==== Exercise material ====

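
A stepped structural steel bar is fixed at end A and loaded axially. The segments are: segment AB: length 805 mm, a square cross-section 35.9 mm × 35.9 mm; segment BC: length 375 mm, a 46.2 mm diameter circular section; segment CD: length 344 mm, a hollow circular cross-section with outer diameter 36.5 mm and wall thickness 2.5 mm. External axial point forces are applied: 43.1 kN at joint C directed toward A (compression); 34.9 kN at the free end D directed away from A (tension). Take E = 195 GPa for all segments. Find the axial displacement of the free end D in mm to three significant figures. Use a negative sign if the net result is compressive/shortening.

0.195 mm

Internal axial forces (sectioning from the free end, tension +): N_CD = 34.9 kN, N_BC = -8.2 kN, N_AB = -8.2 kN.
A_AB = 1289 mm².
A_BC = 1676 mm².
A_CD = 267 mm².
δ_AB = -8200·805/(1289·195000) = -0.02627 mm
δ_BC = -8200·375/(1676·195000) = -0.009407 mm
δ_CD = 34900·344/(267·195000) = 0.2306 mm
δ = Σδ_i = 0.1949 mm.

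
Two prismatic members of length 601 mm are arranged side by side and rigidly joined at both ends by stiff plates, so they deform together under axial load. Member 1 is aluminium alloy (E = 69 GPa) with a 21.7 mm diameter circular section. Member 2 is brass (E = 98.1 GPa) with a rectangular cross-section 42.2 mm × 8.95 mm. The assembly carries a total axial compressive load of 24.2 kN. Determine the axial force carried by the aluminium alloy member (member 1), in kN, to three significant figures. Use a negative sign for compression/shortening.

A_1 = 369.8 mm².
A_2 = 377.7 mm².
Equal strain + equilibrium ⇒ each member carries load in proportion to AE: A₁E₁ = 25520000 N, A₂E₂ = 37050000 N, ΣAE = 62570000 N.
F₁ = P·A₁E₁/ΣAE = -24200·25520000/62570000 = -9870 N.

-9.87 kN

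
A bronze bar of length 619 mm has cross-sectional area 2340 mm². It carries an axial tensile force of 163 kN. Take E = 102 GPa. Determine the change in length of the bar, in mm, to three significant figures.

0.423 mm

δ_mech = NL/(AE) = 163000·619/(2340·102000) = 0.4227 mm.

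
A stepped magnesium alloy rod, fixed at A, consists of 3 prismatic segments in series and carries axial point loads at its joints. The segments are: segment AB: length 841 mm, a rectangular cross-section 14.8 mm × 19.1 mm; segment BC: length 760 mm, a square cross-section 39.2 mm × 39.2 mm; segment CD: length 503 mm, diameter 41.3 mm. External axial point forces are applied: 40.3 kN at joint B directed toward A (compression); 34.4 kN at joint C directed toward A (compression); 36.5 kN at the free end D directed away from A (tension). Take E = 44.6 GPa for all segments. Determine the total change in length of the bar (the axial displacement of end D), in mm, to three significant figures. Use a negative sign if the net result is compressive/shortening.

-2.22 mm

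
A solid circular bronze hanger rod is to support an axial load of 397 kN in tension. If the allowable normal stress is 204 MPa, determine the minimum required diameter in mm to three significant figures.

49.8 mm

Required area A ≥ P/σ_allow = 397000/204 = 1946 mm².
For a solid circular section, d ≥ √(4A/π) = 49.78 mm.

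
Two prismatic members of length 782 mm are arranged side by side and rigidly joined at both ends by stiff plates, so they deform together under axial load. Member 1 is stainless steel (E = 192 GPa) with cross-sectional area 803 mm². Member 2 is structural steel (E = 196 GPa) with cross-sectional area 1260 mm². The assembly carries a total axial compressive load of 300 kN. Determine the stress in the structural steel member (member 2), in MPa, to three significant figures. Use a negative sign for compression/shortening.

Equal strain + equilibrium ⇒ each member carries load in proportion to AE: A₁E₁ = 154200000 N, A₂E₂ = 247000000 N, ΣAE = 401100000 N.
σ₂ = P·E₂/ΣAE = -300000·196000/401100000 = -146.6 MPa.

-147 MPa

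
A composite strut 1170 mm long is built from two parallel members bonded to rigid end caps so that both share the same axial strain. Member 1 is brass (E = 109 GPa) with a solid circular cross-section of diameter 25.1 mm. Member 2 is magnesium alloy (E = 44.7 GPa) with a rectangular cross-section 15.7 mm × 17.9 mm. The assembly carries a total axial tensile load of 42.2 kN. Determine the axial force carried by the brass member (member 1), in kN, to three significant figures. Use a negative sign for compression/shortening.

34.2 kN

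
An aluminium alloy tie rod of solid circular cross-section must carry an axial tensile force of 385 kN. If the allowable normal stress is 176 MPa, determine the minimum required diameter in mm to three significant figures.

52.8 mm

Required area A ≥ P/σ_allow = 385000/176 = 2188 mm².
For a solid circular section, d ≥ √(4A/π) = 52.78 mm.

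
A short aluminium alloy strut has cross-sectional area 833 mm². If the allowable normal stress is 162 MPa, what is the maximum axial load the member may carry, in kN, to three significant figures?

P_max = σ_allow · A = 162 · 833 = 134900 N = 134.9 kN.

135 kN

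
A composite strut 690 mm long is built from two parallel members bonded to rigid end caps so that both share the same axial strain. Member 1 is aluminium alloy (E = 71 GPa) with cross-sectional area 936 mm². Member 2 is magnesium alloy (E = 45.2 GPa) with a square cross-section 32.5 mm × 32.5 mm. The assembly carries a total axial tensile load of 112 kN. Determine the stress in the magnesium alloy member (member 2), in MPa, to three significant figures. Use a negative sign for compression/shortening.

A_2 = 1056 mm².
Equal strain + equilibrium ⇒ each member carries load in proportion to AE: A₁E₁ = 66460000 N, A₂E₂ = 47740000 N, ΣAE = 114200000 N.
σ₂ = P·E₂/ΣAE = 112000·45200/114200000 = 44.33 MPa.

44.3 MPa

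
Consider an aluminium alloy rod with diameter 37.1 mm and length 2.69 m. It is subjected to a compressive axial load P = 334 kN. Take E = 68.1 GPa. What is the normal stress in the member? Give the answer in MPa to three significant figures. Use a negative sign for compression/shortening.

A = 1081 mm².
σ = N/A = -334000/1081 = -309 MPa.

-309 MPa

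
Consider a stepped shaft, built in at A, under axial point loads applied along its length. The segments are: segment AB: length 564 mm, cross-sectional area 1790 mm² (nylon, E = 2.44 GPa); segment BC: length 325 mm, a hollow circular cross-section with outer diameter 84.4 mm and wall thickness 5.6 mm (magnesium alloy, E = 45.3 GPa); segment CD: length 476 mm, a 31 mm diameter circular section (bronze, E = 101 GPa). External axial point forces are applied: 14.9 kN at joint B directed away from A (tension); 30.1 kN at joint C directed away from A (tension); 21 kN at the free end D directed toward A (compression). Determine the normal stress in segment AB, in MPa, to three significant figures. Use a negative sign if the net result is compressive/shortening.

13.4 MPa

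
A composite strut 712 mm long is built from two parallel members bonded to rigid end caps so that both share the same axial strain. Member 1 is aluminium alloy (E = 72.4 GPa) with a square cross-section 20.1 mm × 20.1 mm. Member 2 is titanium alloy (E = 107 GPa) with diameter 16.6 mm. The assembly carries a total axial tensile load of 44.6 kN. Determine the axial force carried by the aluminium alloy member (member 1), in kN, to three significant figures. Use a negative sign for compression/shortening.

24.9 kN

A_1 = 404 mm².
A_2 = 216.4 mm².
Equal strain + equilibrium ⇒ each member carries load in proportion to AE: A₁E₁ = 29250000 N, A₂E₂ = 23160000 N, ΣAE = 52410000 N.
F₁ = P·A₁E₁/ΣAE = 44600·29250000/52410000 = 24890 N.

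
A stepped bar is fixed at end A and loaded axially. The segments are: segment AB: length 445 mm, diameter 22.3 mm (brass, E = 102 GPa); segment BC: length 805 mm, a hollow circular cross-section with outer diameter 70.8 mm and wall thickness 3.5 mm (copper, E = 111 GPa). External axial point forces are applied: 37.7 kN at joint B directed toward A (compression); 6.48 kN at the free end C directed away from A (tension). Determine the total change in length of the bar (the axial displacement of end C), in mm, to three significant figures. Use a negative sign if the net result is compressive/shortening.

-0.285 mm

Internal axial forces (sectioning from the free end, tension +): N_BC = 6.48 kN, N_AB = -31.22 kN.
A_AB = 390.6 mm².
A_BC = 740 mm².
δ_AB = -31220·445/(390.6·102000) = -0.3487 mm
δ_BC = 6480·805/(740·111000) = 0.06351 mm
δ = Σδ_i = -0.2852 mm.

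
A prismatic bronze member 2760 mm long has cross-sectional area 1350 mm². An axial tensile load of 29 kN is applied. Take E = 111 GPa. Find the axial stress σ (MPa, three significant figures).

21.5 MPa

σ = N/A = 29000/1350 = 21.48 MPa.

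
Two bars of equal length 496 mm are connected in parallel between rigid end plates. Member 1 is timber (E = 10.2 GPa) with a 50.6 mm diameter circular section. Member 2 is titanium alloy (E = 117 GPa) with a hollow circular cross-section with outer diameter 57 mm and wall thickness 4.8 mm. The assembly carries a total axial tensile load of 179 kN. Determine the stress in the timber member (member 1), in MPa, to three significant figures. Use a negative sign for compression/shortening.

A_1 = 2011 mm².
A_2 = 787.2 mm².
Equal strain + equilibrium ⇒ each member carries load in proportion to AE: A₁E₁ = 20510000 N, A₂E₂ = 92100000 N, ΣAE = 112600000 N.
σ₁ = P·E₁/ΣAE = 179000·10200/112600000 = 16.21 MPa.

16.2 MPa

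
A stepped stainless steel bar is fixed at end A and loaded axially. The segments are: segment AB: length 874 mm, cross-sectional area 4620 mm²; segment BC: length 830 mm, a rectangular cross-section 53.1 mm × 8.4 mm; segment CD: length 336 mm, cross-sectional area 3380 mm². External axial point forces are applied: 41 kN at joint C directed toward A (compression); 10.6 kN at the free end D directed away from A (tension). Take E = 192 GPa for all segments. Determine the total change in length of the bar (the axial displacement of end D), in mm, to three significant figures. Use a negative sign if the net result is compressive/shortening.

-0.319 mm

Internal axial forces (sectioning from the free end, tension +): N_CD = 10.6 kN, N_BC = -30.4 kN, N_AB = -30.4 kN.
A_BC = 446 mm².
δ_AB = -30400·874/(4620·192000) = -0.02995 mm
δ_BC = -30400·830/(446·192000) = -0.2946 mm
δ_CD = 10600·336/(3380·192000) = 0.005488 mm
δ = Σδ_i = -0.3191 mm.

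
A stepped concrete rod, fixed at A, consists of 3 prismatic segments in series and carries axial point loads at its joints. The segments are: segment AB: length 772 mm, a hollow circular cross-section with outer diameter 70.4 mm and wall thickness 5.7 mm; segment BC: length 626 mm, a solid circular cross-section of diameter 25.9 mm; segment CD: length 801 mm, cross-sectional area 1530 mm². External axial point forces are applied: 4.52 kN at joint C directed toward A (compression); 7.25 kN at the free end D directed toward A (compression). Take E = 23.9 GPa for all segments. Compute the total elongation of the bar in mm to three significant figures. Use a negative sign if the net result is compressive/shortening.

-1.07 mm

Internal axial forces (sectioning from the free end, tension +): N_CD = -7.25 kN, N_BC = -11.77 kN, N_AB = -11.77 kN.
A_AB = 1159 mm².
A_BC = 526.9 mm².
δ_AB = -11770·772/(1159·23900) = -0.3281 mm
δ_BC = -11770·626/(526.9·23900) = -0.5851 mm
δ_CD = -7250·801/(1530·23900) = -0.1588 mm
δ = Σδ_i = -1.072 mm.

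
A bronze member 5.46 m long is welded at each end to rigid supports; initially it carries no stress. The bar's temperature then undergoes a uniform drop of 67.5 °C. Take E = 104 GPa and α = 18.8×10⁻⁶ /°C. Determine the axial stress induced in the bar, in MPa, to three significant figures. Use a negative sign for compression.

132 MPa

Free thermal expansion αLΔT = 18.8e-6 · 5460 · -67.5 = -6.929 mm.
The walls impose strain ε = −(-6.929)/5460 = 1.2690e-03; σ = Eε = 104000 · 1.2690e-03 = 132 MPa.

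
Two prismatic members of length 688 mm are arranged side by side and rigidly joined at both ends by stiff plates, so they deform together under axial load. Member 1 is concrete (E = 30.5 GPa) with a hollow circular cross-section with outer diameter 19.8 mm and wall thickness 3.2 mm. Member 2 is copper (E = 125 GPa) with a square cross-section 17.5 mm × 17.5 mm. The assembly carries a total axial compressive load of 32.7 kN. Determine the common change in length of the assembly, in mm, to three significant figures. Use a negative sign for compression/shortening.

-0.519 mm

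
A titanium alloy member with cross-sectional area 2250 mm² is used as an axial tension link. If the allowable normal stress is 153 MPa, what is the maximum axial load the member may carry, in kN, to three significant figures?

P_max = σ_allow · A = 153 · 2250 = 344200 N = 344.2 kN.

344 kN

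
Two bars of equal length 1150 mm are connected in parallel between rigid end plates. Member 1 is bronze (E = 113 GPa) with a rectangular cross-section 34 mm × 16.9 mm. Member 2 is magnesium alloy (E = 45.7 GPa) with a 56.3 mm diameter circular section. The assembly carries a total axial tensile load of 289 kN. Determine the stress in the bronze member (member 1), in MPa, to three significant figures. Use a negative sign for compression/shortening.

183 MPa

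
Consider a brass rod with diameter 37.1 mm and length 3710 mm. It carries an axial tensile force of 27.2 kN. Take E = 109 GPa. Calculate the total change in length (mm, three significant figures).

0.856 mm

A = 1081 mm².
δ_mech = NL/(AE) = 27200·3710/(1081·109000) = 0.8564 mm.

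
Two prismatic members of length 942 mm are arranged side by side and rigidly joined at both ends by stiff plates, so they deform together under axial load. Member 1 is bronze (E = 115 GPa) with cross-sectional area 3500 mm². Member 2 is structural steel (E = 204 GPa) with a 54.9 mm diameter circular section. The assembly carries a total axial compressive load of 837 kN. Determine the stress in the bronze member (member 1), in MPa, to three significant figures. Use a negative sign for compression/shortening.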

====

→ **Required action**
Write out exactly the lines that run from the one containing "Two bars of equal length 1150" to the end of the records, both end lines included.

→ **Response area**
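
Two bars of equal length 1150 mm are connected in parallel between rigid end plates. Member 1 is bronze (E = 113 GPa) with a rectangular cross-section 34 mm × 16.9 mm. Member 2 is magnesium alloy (E = 45.7 GPa) with a 56.3 mm diameter circular section. The assembly carries a total axial tensile load of 289 kN. Determine the stress in the bronze member (member 1), in MPa, to three significant figures. Use a negative sign for compression/shortening.

183 MPa

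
Consider a brass rod with diameter 37.1 mm and length 3710 mm. It carries an axial tensile force of 27.2 kN. Take E = 109 GPa. Calculate the total change in length (mm, three significant figures).

0.856 mm

A = 1081 mm².
δ_mech = NL/(AE) = 27200·3710/(1081·109000) = 0.8564 mm.

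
Two prismatic members of length 942 mm are arranged side by side and rigidly joined at both ends by stiff plates, so they deform together under axial load. Member 1 is bronze (E = 115 GPa) with cross-sectional area 3500 mm². Member 2 is structural steel (E = 204 GPa) with a 54.9 mm diameter circular section. The assembly carries a total axial compressive load of 837 kN. Determine the stress in the bronze member (member 1), in MPa, to three significant figures. Use a negative sign for compression/shortening.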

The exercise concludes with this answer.